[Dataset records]
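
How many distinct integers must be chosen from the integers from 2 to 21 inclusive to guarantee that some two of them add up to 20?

13

Two chosen integers sum to 20 exactly when both halves of some pair {x, 20−x} with 2 ≤ x ≤ 20−x ≤ 18 are chosen — 8 such pairs.
The remaining 4 elements (those with no distinct partner in range) can never complete a 20-sum, so the worst case takes all of them and one from each pair: 4 + 8 = 12.
By pigeonhole, the 13th integer has to be the second member of some pair, so 12 + 1 = 13.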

**Exercise directions**
Transcribe the entries exactly.

**Response to the exercise**
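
How many distinct integers must be chosen from the integers from 2 to 21 inclusive to guarantee that some two of them add up to 20?

13

Two chosen integers sum to 20 exactly when both halves of some pair {x, 20−x} with 2 ≤ x ≤ 20−x ≤ 18 are chosen — 8 such pairs.
The remaining 4 elements (those with no distinct partner in range) can never complete a 20-sum, so the worst case takes all of them and one from each pair: 4 + 8 = 12.
By pigeonhole, the 13th integer has to be the second member of some pair, so 12 + 1 = 13.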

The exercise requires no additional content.